*** Available records Section Begins ***
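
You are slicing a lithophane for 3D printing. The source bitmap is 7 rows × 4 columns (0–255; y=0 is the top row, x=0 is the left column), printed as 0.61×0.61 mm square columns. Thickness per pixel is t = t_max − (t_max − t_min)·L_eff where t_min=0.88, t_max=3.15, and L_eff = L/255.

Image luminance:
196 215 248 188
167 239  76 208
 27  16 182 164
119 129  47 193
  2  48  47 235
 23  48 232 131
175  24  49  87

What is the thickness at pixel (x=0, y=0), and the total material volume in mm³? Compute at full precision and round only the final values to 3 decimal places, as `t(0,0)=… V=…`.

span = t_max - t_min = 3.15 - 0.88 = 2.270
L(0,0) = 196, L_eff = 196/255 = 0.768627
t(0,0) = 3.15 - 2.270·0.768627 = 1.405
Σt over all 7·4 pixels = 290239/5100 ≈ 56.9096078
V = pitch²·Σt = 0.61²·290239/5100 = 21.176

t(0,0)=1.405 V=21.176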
*** Available records Section Ends ***
*** Available records Section Begins ***
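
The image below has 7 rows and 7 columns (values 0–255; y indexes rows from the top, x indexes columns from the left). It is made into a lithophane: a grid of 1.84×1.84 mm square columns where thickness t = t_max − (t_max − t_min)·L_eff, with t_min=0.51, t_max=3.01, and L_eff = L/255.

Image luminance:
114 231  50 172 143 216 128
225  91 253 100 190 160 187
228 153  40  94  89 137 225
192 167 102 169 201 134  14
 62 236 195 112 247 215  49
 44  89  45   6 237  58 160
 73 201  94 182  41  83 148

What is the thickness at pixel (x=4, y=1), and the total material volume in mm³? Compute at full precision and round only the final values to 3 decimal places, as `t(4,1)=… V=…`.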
*** Available records Section Ends ***
*** Available records Section Begins ***
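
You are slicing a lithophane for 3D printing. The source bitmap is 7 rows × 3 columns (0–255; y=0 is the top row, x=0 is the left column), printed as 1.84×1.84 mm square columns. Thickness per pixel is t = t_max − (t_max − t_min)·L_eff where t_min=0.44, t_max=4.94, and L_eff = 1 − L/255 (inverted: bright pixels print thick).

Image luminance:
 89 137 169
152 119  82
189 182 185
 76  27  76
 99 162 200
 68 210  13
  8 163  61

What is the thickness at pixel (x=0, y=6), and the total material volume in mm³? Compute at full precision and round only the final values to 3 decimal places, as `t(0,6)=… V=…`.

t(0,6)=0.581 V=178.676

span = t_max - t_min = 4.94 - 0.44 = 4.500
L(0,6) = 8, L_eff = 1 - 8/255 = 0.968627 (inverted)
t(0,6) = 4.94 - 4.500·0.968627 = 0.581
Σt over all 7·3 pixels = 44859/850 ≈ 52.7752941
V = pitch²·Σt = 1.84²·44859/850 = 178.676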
*** Available records Section Ends ***
Exercise aim: Filter by the word "slicing": copy every line of the data that holds it.

Reply:
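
You are slicing a lithophane for 3D printing. The source bitmap is 7 rows × 4 columns (0–255; y=0 is the top row, x=0 is the left column), printed as 0.61×0.61 mm square columns. Thickness per pixel is t = t_max − (t_max − t_min)·L_eff where t_min=0.88, t_max=3.15, and L_eff = L/255.
You are slicing a lithophane for 3D printing. The source bitmap is 7 rows × 3 columns (0–255; y=0 is the top row, x=0 is the left column), printed as 1.84×1.84 mm square columns. Thickness per pixel is t = t_max − (t_max − t_min)·L_eff where t_min=0.44, t_max=4.94, and L_eff = 1 − L/255 (inverted: bright pixels print thick).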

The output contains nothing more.